• _What to do_
Lines holding the string "Given" are the ones to copy from this listing.

• _Data to use_
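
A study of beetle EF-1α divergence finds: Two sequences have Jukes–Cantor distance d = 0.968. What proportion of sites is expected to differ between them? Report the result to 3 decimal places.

0.544

p = (3/4)(1 − e^(−4d/3)) = 0.75 × (1 − e^(-1.290667)) = 0.75 × (1 − 0.275087) = 0.543685.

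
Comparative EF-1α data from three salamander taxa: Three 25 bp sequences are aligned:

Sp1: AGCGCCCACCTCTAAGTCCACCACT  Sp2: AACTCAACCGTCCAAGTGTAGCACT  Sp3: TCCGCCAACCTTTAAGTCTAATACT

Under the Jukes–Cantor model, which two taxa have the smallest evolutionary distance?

Sp1 and Sp3

Sp1–Sp2: 10/25 differ, p = 0.400, d = 0.572.
Sp1–Sp3: 7/25 differ, p = 0.280, d = 0.351.
Sp2–Sp3: 11/25 differ, p = 0.440, d = 0.663.
The smallest distance is between Sp1 and Sp3.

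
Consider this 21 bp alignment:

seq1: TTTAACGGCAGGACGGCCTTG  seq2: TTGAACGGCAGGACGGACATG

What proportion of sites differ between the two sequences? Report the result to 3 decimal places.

The sequences differ at 3 of 21 positions (sites 3, 17, 19).
p = 3/21 = 0.142857… ≈ 0.143 (to 3 d.p.).

0.143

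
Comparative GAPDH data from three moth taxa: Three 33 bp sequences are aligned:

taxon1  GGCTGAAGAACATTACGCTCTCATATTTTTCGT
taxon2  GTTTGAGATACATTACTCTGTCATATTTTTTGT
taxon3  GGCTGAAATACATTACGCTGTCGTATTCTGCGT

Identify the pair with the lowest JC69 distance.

taxon1 and taxon3

taxon1–taxon2: 8/33 differ, p = 0.242, d = 0.293.
taxon1–taxon3: 6/33 differ, p = 0.182, d = 0.208.
taxon2–taxon3: 8/33 differ, p = 0.242, d = 0.293.
The smallest distance is between taxon1 and taxon3.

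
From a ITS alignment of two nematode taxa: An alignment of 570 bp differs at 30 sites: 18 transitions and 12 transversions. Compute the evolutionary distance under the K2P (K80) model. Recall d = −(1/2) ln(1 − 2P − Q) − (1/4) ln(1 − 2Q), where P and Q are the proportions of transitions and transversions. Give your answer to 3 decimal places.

0.055

P = 18/570 ≈ 0.031579 and Q = 12/570 ≈ 0.021053.
Under the Kimura two-parameter model, d = −½ ln(1 − 2P − Q) − ¼ ln(1 − 2Q).
1 − 2P − Q = 0.915789, giving −½ ln(0.915789) = 0.043985.
1 − 2Q = 0.957894, giving −¼ ln(0.957894) = 0.010755.
d = 0.043985 + 0.010755 = 0.054740.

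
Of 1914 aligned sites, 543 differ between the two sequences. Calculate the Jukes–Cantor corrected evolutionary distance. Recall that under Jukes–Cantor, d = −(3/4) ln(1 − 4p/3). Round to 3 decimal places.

p = 543/1914 ≈ 0.283699.
d = −(3/4) ln(1 − 4p/3) = −0.75 ln(1 − 0.378265) = −0.75 ln(0.621735)
  = −0.75 × (-0.475241) = 0.356431 substitutions/site.

0.356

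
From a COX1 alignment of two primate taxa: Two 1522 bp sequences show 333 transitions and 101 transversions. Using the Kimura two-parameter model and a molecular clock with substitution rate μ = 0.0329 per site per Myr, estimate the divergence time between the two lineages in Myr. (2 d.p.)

5.87

P = 333/1522 ≈ 0.218791 and Q = 101/1522 ≈ 0.06636.
Under the Kimura two-parameter model, d = −½ ln(1 − 2P − Q) − ¼ ln(1 − 2Q).
1 − 2P − Q = 0.496058, giving −½ ln(0.496058) = 0.350531.
1 − 2Q = 0.86728, giving −¼ ln(0.86728) = 0.035598.
d = 0.350531 + 0.035598 = 0.386129.
Under a molecular clock d = 2μt, so t = d/(2μ) = 0.386129 / (2 × 0.0329) = 5.87 Myr.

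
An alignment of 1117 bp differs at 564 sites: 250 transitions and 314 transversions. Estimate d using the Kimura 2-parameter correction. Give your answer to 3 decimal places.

0.859

P = 250/1117 ≈ 0.223814 and Q = 314/1117 ≈ 0.28111.
Under the Kimura two-parameter model, d = −½ ln(1 − 2P − Q) − ¼ ln(1 − 2Q).
1 − 2P − Q = 0.271262, giving −½ ln(0.271262) = 0.652335.
1 − 2Q = 0.43778, giving −¼ ln(0.43778) = 0.206510.
d = 0.652335 + 0.206510 = 0.858845.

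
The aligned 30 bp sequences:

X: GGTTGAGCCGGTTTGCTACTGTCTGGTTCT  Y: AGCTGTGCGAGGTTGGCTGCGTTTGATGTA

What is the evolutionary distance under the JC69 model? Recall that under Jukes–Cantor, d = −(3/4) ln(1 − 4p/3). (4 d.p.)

The sequences differ at 16 of 30 sites, so p = 16/30 ≈ 0.533333.
d = −(3/4) ln(1 − 4p/3) = −0.75 ln(1 − 0.711111) = −0.75 ln(0.288889)
  = −0.75 × (-1.241713) = 0.931285 substitutions/site.

0.9313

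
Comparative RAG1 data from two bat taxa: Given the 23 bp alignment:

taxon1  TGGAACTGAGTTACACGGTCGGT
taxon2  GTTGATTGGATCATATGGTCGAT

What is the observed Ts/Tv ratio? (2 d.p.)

2.67

Transitions are A↔G and C↔T; transversions are all other mismatches.
Transitions: 8. Transversions: 3.
R = 8/3 = 2.666666… ≈ 2.67 (to 2 d.p.).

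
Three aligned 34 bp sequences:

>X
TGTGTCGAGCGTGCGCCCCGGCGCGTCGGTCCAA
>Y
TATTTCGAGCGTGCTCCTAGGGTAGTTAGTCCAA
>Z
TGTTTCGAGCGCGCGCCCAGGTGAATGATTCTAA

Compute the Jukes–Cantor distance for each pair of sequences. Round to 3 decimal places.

X–Y: 10/34 sites differ → p ≈ 0.294118, d = −0.75 ln(1 − 0.392157) = 0.373379 ≈ 0.373.
X–Z: 10/34 sites differ → p ≈ 0.294118, d = −0.75 ln(1 − 0.392157) = 0.373379 ≈ 0.373.
Y–Z: 10/34 sites differ → p ≈ 0.294118, d = −0.75 ln(1 − 0.392157) = 0.373379 ≈ 0.373.

d(X,Y) = 0.373, d(X,Z) = 0.373, d(Y,Z) = 0.373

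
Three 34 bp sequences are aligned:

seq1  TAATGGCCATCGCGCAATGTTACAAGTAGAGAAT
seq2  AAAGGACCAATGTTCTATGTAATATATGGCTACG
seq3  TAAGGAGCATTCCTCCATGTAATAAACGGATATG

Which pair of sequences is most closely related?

seq1–seq2: 17/34 differ, p = 0.500, d = 0.824.
seq1–seq3: 15/34 differ, p = 0.441, d = 0.665.
seq2–seq3: 10/34 differ, p = 0.294, d = 0.373.
The smallest distance is between seq2 and seq3.

seq2 and seq3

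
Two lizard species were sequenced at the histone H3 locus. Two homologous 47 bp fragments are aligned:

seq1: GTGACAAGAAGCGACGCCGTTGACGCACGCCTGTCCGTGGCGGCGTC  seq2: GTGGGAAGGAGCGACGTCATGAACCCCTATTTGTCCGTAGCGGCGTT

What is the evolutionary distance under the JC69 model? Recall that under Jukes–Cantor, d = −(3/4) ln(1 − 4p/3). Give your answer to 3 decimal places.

0.416

The sequences differ at 15 of 47 sites, so p = 15/47 ≈ 0.319149.
d = −(3/4) ln(1 − 4p/3) = −0.75 ln(1 − 0.425532) = −0.75 ln(0.574468)
  = −0.75 × (-0.554311) = 0.415733 substitutions/site.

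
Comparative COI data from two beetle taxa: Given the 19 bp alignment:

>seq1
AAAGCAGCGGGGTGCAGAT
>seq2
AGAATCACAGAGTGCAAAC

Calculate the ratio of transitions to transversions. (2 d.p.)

8.00

Transitions are A↔G and C↔T; transversions are all other mismatches.
Transitions: 8. Transversions: 1.
R = 8/1 = 8.00.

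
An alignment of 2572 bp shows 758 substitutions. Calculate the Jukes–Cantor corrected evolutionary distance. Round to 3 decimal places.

0.374

p = 758/2572 ≈ 0.294712.
d = −(3/4) ln(1 − 4p/3) = −0.75 ln(1 − 0.392949) = −0.75 ln(0.607051)
  = −0.75 × (-0.499142) = 0.374357 substitutions/site.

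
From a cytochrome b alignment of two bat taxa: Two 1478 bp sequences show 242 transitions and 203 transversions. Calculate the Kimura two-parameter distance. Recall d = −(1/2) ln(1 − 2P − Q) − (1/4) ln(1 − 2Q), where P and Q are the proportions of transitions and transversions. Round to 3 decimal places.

0.393

P = 242/1478 ≈ 0.163735 and Q = 203/1478 ≈ 0.137348.
Under the Kimura two-parameter model, d = −½ ln(1 − 2P − Q) − ¼ ln(1 − 2Q).
1 − 2P − Q = 0.535182, giving −½ ln(0.535182) = 0.312574.
1 − 2Q = 0.725304, giving −¼ ln(0.725304) = 0.080291.
d = 0.312574 + 0.080291 = 0.392865.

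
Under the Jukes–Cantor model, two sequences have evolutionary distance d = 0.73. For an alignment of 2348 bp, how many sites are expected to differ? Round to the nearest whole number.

Invert JC69: p = (3/4)(1 − e^(−4d/3)) = 0.75 × (1 − e^(-0.973333)) = 0.75 × (1 − 0.377822) = 0.466634.
Expected differing sites = pL ≈ 0.466634 × 2348 = 1095.656632 ≈ 1096.

1096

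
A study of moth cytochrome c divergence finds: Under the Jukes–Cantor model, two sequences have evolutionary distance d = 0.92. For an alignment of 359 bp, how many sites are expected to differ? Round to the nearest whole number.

190

Invert JC69: p = (3/4)(1 − e^(−4d/3)) = 0.75 × (1 − e^(-1.226667)) = 0.75 × (1 − 0.293268) = 0.530049.
Expected differing sites = pL ≈ 0.530049 × 359 = 190.287591 ≈ 190.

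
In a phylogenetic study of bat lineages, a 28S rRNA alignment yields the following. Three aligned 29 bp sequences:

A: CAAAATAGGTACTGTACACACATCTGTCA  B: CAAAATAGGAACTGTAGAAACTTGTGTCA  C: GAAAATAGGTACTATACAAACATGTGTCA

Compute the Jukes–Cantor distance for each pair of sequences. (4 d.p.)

A–B: 5/29 sites differ → p ≈ 0.172414, d = −0.75 ln(1 − 0.229885) = 0.195912 ≈ 0.1959.
A–C: 4/29 sites differ → p ≈ 0.137931, d = −0.75 ln(1 − 0.183908) = 0.152421 ≈ 0.1524.
B–C: 5/29 sites differ → p ≈ 0.172414, d = −0.75 ln(1 − 0.229885) = 0.195912 ≈ 0.1959.

d(A,B) = 0.1959, d(A,C) = 0.1524, d(B,C) = 0.1959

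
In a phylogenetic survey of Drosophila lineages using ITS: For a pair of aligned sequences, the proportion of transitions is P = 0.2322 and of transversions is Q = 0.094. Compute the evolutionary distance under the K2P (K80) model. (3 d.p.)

Under the Kimura two-parameter model, d = −½ ln(1 − 2P − Q) − ¼ ln(1 − 2Q).
1 − 2P − Q = 0.4416, giving −½ ln(0.4416) = 0.408675.
1 − 2Q = 0.812, giving −¼ ln(0.812) = 0.052064.
d = 0.408675 + 0.052064 = 0.460739.

0.461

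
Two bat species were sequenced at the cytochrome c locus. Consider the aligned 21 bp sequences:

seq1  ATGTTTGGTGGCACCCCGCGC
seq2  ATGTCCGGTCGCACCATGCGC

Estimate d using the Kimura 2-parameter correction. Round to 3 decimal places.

Of 21 sites, 3 differences are transitions and 2 are transversions, so P = 3/21 ≈ 0.142857 and Q = 2/21 ≈ 0.095238.
Under the Kimura two-parameter model, d = −½ ln(1 − 2P − Q) − ¼ ln(1 − 2Q).
1 − 2P − Q = 0.619048, giving −½ ln(0.619048) = 0.239786.
1 − 2Q = 0.809524, giving −¼ ln(0.809524) = 0.052827.
d = 0.239786 + 0.052827 = 0.292613.

0.293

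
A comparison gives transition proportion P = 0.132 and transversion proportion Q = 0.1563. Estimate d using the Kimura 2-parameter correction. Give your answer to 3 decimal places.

Under the Kimura two-parameter model, d = −½ ln(1 − 2P − Q) − ¼ ln(1 − 2Q).
1 − 2P − Q = 0.5797, giving −½ ln(0.5797) = 0.272622.
1 − 2Q = 0.6874, giving −¼ ln(0.6874) = 0.093710.
d = 0.272622 + 0.093710 = 0.366332.

0.366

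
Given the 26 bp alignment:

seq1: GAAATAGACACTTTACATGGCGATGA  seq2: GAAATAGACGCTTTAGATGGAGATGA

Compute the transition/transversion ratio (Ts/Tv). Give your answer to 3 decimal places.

0.500

Transitions are A↔G and C↔T; transversions are all other mismatches.
Transitions: 1. Transversions: 2.
R = 1/2 = 0.500.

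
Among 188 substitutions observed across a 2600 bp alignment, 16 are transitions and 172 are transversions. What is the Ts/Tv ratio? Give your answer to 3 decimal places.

0.093

R = 16/172 = 0.093023… ≈ 0.093 (to 3 d.p.).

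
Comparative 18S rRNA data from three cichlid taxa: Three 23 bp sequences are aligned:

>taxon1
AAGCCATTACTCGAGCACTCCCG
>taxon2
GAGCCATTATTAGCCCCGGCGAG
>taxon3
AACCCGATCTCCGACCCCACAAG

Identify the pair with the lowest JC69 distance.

taxon1 and taxon2

taxon1–taxon2: 10/23 differ, p = 0.435, d = 0.650.
taxon1–taxon3: 11/23 differ, p = 0.478, d = 0.761.
taxon2–taxon3: 11/23 differ, p = 0.478, d = 0.761.
The smallest distance is between taxon1 and taxon2.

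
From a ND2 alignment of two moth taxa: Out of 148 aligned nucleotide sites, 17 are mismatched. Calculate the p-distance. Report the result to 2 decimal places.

p = 17/148 = 0.114864… ≈ 0.11 (to 2 d.p.).

0.11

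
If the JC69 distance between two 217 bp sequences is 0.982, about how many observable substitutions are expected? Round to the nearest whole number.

119

Invert JC69: p = (3/4)(1 − e^(−4d/3)) = 0.75 × (1 − e^(-1.309333)) = 0.75 × (1 − 0.270000) = 0.547500.
Expected differing sites = pL ≈ 0.547500 × 217 = 118.8075 ≈ 119.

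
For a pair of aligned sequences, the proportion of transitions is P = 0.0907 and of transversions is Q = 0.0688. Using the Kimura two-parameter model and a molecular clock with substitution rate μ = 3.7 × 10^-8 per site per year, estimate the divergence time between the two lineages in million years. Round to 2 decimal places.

2.45

Under the Kimura two-parameter model, d = −½ ln(1 − 2P − Q) − ¼ ln(1 − 2Q).
1 − 2P − Q = 0.7498, giving −½ ln(0.7498) = 0.143974.
1 − 2Q = 0.8624, giving −¼ ln(0.8624) = 0.037009.
d = 0.143974 + 0.037009 = 0.180983.
Under a molecular clock d = 2μt, so t = d/(2μ) = 0.180983 / (2 × 3.7 × 10^-8) = 2.45 million years.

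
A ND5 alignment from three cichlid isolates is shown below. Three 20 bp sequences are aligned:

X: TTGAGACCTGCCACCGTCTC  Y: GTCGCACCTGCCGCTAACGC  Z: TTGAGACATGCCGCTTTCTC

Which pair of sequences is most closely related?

X–Y: 9/20 differ, p = 0.450, d = 0.687.
X–Z: 4/20 differ, p = 0.200, d = 0.233.
Y–Z: 8/20 differ, p = 0.400, d = 0.572.
The smallest distance is between X and Z.

X and Z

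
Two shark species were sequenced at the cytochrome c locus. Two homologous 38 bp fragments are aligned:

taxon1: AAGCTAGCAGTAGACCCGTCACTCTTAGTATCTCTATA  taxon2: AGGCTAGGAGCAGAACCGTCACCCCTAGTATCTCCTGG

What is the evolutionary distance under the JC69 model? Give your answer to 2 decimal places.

0.32

The sequences differ at 10 of 38 sites (2, 8, 11, 15, 23, 25, 35, 36, 37, 38), so p = 10/38 ≈ 0.263158.
d = −(3/4) ln(1 − 4p/3) = −0.75 ln(1 − 0.350877) = −0.75 ln(0.649123)
  = −0.75 × (-0.432133) = 0.324100 substitutions/site.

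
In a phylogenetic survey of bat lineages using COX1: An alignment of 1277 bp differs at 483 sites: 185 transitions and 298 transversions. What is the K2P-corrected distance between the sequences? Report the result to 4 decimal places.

P = 185/1277 ≈ 0.144871 and Q = 298/1277 ≈ 0.233359.
Under the Kimura two-parameter model, d = −½ ln(1 − 2P − Q) − ¼ ln(1 − 2Q).
1 − 2P − Q = 0.476899, giving −½ ln(0.476899) = 0.370225.
1 − 2Q = 0.533282, giving −¼ ln(0.533282) = 0.157176.
d = 0.370225 + 0.157176 = 0.527401.

0.5274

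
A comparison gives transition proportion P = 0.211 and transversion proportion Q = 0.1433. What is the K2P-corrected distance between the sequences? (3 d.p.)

0.501

Under the Kimura two-parameter model, d = −½ ln(1 − 2P − Q) − ¼ ln(1 − 2Q).
1 − 2P − Q = 0.4347, giving −½ ln(0.4347) = 0.416550.
1 − 2Q = 0.7134, giving −¼ ln(0.7134) = 0.084428.
d = 0.416550 + 0.084428 = 0.500978.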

• _Task result_
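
Comparative RAG1 data from two bat taxa: Given the 23 bp alignment:
Comparative COI data from two beetle taxa: Given the 19 bp alignment:
Given the 26 bp alignment: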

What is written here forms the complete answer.